> [DESCRIPTION OF THE TASK]: Among the lines below, some may contain the string "labeled". Say how many do, and give nothing besides the number.

> [PROVIDED RECORDS]:
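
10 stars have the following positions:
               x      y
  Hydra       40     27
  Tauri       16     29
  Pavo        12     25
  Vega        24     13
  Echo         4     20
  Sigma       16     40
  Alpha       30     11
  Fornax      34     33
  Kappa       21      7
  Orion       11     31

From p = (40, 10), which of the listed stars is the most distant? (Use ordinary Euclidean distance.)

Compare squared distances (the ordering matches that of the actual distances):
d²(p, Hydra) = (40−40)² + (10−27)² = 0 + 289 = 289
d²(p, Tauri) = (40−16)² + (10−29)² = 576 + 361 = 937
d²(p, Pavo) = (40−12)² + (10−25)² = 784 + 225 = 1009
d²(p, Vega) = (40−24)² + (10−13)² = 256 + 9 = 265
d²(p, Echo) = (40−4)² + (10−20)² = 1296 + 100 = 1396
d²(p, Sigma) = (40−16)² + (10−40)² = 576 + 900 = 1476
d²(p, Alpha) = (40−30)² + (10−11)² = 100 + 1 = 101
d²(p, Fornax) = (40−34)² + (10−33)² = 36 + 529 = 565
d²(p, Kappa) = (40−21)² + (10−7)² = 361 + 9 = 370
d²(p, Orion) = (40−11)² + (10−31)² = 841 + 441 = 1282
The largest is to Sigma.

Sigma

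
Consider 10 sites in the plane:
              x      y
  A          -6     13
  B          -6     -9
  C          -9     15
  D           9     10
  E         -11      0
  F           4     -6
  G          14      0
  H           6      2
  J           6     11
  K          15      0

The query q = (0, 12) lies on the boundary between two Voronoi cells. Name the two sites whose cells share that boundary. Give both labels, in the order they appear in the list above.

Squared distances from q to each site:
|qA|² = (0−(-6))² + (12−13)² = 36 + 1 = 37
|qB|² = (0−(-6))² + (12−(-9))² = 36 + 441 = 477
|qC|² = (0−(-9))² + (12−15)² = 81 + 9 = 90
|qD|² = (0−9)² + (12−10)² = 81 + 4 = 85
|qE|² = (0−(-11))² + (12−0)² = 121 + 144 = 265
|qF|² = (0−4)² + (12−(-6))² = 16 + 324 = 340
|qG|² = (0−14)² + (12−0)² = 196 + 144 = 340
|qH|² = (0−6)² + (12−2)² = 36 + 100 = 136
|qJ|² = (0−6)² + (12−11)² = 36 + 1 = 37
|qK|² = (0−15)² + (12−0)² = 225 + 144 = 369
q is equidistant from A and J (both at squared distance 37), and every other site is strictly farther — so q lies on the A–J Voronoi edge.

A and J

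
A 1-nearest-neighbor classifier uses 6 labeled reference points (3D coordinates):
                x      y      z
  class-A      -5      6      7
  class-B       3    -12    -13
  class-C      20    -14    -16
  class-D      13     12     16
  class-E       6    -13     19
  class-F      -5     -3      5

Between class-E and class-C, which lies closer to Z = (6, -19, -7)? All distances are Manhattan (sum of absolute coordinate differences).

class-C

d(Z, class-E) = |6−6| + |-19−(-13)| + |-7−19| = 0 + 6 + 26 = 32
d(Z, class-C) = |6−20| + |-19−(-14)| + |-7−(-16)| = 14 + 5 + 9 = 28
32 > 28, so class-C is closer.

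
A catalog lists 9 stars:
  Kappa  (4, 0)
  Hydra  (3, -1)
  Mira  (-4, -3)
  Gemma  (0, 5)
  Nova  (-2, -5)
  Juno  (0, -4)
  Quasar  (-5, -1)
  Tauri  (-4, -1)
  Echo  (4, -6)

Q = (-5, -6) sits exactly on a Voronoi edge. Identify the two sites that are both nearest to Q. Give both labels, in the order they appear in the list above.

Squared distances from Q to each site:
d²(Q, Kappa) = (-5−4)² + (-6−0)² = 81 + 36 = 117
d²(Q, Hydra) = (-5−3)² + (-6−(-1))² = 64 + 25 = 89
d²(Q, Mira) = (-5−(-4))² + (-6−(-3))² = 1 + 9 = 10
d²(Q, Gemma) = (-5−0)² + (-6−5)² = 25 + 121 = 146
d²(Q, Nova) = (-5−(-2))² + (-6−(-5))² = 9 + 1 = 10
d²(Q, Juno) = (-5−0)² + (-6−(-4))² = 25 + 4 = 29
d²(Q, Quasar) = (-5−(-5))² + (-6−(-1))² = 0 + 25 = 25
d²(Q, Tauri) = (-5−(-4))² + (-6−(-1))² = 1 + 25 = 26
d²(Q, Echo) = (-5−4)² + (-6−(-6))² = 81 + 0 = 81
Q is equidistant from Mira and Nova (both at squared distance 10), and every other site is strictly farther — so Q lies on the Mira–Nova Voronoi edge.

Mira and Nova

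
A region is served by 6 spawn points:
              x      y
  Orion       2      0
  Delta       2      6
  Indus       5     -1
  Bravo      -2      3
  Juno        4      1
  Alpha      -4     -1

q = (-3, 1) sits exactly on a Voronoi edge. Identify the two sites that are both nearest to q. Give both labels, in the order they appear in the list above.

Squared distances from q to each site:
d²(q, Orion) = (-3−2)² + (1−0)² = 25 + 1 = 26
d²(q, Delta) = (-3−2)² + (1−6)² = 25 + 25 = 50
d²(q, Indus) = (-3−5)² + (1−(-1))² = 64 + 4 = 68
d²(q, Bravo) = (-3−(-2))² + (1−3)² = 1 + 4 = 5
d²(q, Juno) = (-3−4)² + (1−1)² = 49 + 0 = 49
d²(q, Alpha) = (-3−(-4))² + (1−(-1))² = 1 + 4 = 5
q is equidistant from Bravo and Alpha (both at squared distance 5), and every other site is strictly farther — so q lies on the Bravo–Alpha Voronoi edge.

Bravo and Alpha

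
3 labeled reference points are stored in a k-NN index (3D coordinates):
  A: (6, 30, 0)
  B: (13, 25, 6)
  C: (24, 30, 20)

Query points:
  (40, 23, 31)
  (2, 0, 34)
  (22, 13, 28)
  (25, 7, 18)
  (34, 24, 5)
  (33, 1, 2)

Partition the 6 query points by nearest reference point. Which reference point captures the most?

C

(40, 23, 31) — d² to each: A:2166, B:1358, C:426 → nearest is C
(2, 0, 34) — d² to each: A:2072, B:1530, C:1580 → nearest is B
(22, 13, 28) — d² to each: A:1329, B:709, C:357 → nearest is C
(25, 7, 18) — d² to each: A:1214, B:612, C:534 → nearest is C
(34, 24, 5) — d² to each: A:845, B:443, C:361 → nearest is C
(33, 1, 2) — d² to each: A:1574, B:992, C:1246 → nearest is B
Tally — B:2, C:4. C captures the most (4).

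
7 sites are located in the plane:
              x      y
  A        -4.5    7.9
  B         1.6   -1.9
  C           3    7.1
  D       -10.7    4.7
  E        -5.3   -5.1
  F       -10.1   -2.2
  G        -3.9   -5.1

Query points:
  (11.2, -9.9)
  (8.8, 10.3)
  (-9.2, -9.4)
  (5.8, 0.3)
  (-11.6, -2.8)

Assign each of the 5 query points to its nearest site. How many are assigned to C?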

> [ANSWER AREA]: 2